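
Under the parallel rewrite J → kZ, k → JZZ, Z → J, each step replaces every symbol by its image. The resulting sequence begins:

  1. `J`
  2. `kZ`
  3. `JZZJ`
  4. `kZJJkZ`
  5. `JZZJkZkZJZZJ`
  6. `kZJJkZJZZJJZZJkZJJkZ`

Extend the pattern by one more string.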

------

» Activity:
Set down every line of the listing again, exactly.

» Solution below:
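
Under the parallel rewrite J → kZ, k → JZZ, Z → J, each step replaces every symbol by its image. The resulting sequence begins:

  1. `J`
  2. `kZ`
  3. `JZZJ`
  4. `kZJJkZ`
  5. `JZZJkZkZJZZJ`
  6. `kZJJkZJZZJJZZJkZJJkZ`

Extend the pattern by one more string.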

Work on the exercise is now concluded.